▸ PROMPT: Set down the entries below exactly as written.

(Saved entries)

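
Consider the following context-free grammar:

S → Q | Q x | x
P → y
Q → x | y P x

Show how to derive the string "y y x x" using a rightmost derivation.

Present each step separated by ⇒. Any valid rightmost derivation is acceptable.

S ⇒ Q x ⇒ y P x x ⇒ y y x x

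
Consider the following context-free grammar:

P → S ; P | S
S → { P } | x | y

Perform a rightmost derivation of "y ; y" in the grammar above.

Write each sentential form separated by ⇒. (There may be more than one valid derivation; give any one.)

P ⇒ S ; P ⇒ S ; S ⇒ S ; y ⇒ y ; y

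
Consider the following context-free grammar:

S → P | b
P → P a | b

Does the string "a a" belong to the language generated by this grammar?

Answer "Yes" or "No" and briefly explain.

No - no valid derivation exists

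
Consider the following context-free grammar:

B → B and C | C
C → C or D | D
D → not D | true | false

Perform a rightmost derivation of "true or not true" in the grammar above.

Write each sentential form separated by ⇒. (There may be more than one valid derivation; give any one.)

B ⇒ C ⇒ C or D ⇒ C or not D ⇒ C or not true ⇒ D or not true ⇒ true or not true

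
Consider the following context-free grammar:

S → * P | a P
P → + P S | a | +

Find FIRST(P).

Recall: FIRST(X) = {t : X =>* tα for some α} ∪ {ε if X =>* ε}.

We compute FIRST(P) using the standard algorithm.
FIRST(P) = {+, a}
FIRST(S) = {*, a}
Therefore, FIRST(P) = {+, a}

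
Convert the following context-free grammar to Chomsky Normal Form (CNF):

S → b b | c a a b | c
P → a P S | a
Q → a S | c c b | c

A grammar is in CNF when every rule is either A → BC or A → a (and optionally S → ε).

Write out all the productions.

TB → b; TC → c; TA → a; S → c; P → a; Q → c; S → TB TB; S → TC X0; X0 → TA X1; X1 → TA TB; P → TA X2; X2 → P S; Q → TA S; Q → TC X3; X3 → TC TB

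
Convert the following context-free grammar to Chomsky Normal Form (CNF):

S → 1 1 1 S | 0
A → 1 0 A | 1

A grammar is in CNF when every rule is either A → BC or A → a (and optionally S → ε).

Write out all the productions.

T1 → 1; S → 0; T0 → 0; A → 1; S → T1 X0; X0 → T1 X1; X1 → T1 S; A → T1 X2; X2 → T0 A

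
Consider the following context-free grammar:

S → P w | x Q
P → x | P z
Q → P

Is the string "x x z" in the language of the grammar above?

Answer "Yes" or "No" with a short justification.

Yes - a valid derivation exists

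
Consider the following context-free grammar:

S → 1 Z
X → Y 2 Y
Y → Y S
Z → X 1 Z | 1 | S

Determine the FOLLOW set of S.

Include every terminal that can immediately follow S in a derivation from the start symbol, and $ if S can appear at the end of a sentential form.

We compute FOLLOW(S) using the standard algorithm.
FOLLOW(S) starts with {$}.
FIRST(S) = {1}
FIRST(X) = {}
FIRST(Y) = {}
FIRST(Z) = {1}
FOLLOW(S) = {$, 1, 2}
FOLLOW(X) = {1}
FOLLOW(Y) = {1, 2}
FOLLOW(Z) = {$, 1, 2}
Therefore, FOLLOW(S) = {$, 1, 2}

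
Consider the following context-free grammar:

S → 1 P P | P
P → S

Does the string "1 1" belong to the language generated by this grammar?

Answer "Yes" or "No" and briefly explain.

No - no valid derivation exists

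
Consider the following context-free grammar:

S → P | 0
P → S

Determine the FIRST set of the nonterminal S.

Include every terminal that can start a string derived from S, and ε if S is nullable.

We compute FIRST(S) using the standard algorithm.
FIRST(P) = {0}
FIRST(S) = {0}
Therefore, FIRST(S) = {0}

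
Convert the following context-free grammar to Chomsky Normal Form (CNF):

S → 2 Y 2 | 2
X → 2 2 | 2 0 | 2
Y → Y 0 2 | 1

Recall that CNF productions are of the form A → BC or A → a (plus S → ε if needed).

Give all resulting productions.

T2 → 2; S → 2; T0 → 0; X → 2; Y → 1; S → T2 X0; X0 → Y T2; X → T2 T2; X → T2 T0; Y → Y X1; X1 → T0 T2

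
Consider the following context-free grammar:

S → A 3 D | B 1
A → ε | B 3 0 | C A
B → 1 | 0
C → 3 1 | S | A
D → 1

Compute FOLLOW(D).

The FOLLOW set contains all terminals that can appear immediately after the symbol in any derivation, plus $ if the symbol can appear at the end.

We compute FOLLOW(D) using the standard algorithm.
FOLLOW(S) starts with {$}.
FIRST(A) = {0, 1, 3, ε}
FIRST(B) = {0, 1}
FIRST(C) = {0, 1, 3, ε}
FIRST(D) = {1}
FIRST(S) = {0, 1, 3}
FOLLOW(A) = {0, 1, 3}
FOLLOW(B) = {1, 3}
FOLLOW(C) = {0, 1, 3}
FOLLOW(D) = {$, 0, 1, 3}
FOLLOW(S) = {$, 0, 1, 3}
Therefore, FOLLOW(D) = {$, 0, 1, 3}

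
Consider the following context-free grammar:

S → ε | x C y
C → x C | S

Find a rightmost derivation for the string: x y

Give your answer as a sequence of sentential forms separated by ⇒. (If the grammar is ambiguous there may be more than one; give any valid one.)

S ⇒ x C y ⇒ x S y ⇒ x y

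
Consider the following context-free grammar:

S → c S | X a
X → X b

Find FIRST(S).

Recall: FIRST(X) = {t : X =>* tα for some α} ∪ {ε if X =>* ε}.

We compute FIRST(S) using the standard algorithm.
FIRST(S) = {c}
FIRST(X) = {}
Therefore, FIRST(S) = {c}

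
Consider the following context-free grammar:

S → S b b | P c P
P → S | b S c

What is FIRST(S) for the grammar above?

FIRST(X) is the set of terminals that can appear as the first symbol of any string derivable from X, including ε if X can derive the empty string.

We compute FIRST(S) using the standard algorithm.
FIRST(P) = {b}
FIRST(S) = {b}
Therefore, FIRST(S) = {b}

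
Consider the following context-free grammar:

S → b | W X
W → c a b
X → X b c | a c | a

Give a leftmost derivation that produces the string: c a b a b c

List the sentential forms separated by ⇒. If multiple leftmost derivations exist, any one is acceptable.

S ⇒ W X ⇒ c a b X ⇒ c a b X b c ⇒ c a b a b c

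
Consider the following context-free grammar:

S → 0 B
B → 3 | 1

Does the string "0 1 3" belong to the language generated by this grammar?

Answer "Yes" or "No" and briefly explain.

No - no valid derivation exists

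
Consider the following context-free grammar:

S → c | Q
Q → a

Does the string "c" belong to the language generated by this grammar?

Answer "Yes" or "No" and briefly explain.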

▸ OUTPUT BELOW:
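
Consider the following context-free grammar:

S → Q | Q x | x
P → y
Q → x | y P x

Show how to derive the string "y y x x" using a rightmost derivation.

Present each step separated by ⇒. Any valid rightmost derivation is acceptable.

S ⇒ Q x ⇒ y P x x ⇒ y y x x

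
Consider the following context-free grammar:

P → S ; P | S
S → { P } | x | y

Perform a rightmost derivation of "y ; y" in the grammar above.

Write each sentential form separated by ⇒. (There may be more than one valid derivation; give any one.)

P ⇒ S ; P ⇒ S ; S ⇒ S ; y ⇒ y ; y

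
Consider the following context-free grammar:

S → P | b
P → P a | b

Does the string "a a" belong to the language generated by this grammar?

Answer "Yes" or "No" and briefly explain.

No - no valid derivation exists

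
Consider the following context-free grammar:

B → B and C | C
C → C or D | D
D → not D | true | false

Perform a rightmost derivation of "true or not true" in the grammar above.

Write each sentential form separated by ⇒. (There may be more than one valid derivation; give any one.)

B ⇒ C ⇒ C or D ⇒ C or not D ⇒ C or not true ⇒ D or not true ⇒ true or not true

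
Consider the following context-free grammar:

S → * P | a P
P → + P S | a | +

Find FIRST(P).

Recall: FIRST(X) = {t : X =>* tα for some α} ∪ {ε if X =>* ε}.

We compute FIRST(P) using the standard algorithm.
FIRST(P) = {+, a}
FIRST(S) = {*, a}
Therefore, FIRST(P) = {+, a}

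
Convert the following context-free grammar to Chomsky Normal Form (CNF):

S → b b | c a a b | c
P → a P S | a
Q → a S | c c b | c

A grammar is in CNF when every rule is either A → BC or A → a (and optionally S → ε).

Write out all the productions.

TB → b; TC → c; TA → a; S → c; P → a; Q → c; S → TB TB; S → TC X0; X0 → TA X1; X1 → TA TB; P → TA X2; X2 → P S; Q → TA S; Q → TC X3; X3 → TC TB

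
Convert the following context-free grammar to Chomsky Normal Form (CNF):

S → 1 1 1 S | 0
A → 1 0 A | 1

A grammar is in CNF when every rule is either A → BC or A → a (and optionally S → ε).

Write out all the productions.

T1 → 1; S → 0; T0 → 0; A → 1; S → T1 X0; X0 → T1 X1; X1 → T1 S; A → T1 X2; X2 → T0 A

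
Consider the following context-free grammar:

S → P w | x Q
P → x | P z
Q → P

Is the string "x x z" in the language of the grammar above?

Answer "Yes" or "No" with a short justification.

Yes - a valid derivation exists

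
Consider the following context-free grammar:

S → 1 Z
X → Y 2 Y
Y → Y S
Z → X 1 Z | 1 | S

Determine the FOLLOW set of S.

Include every terminal that can immediately follow S in a derivation from the start symbol, and $ if S can appear at the end of a sentential form.

We compute FOLLOW(S) using the standard algorithm.
FOLLOW(S) starts with {$}.
FIRST(S) = {1}
FIRST(X) = {}
FIRST(Y) = {}
FIRST(Z) = {1}
FOLLOW(S) = {$, 1, 2}
FOLLOW(X) = {1}
FOLLOW(Y) = {1, 2}
FOLLOW(Z) = {$, 1, 2}
Therefore, FOLLOW(S) = {$, 1, 2}

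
Consider the following context-free grammar:

S → 1 P P | P
P → S

Does the string "1 1" belong to the language generated by this grammar?

Answer "Yes" or "No" and briefly explain.

No - no valid derivation exists

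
Consider the following context-free grammar:

S → P | 0
P → S

Determine the FIRST set of the nonterminal S.

Include every terminal that can start a string derived from S, and ε if S is nullable.

We compute FIRST(S) using the standard algorithm.
FIRST(P) = {0}
FIRST(S) = {0}
Therefore, FIRST(S) = {0}

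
Convert the following context-free grammar to Chomsky Normal Form (CNF):

S → 2 Y 2 | 2
X → 2 2 | 2 0 | 2
Y → Y 0 2 | 1

Recall that CNF productions are of the form A → BC or A → a (plus S → ε if needed).

Give all resulting productions.

T2 → 2; S → 2; T0 → 0; X → 2; Y → 1; S → T2 X0; X0 → Y T2; X → T2 T2; X → T2 T0; Y → Y X1; X1 → T0 T2

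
Consider the following context-free grammar:

S → A 3 D | B 1
A → ε | B 3 0 | C A
B → 1 | 0
C → 3 1 | S | A
D → 1

Compute FOLLOW(D).

The FOLLOW set contains all terminals that can appear immediately after the symbol in any derivation, plus $ if the symbol can appear at the end.

We compute FOLLOW(D) using the standard algorithm.
FOLLOW(S) starts with {$}.
FIRST(A) = {0, 1, 3, ε}
FIRST(B) = {0, 1}
FIRST(C) = {0, 1, 3, ε}
FIRST(D) = {1}
FIRST(S) = {0, 1, 3}
FOLLOW(A) = {0, 1, 3}
FOLLOW(B) = {1, 3}
FOLLOW(C) = {0, 1, 3}
FOLLOW(D) = {$, 0, 1, 3}
FOLLOW(S) = {$, 0, 1, 3}
Therefore, FOLLOW(D) = {$, 0, 1, 3}

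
Consider the following context-free grammar:

S → ε | x C y
C → x C | S

Find a rightmost derivation for the string: x y

Give your answer as a sequence of sentential forms separated by ⇒. (If the grammar is ambiguous there may be more than one; give any valid one.)

S ⇒ x C y ⇒ x S y ⇒ x y

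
Consider the following context-free grammar:

S → c S | X a
X → X b

Find FIRST(S).

Recall: FIRST(X) = {t : X =>* tα for some α} ∪ {ε if X =>* ε}.

We compute FIRST(S) using the standard algorithm.
FIRST(S) = {c}
FIRST(X) = {}
Therefore, FIRST(S) = {c}

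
Consider the following context-free grammar:

S → S b b | P c P
P → S | b S c

What is FIRST(S) for the grammar above?

FIRST(X) is the set of terminals that can appear as the first symbol of any string derivable from X, including ε if X can derive the empty string.

We compute FIRST(S) using the standard algorithm.
FIRST(P) = {b}
FIRST(S) = {b}
Therefore, FIRST(S) = {b}

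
Consider the following context-free grammar:

S → b | W X
W → c a b
X → X b c | a c | a

Give a leftmost derivation that produces the string: c a b a b c

List the sentential forms separated by ⇒. If multiple leftmost derivations exist, any one is acceptable.

S ⇒ W X ⇒ c a b X ⇒ c a b X b c ⇒ c a b a b c

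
Consider the following context-free grammar:

S → 0 B
B → 3 | 1

Does the string "0 1 3" belong to the language generated by this grammar?

Answer "Yes" or "No" and briefly explain.

No - no valid derivation exists

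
Consider the following context-free grammar:

S → c | Q
Q → a

Does the string "c" belong to the language generated by this grammar?

Answer "Yes" or "No" and briefly explain.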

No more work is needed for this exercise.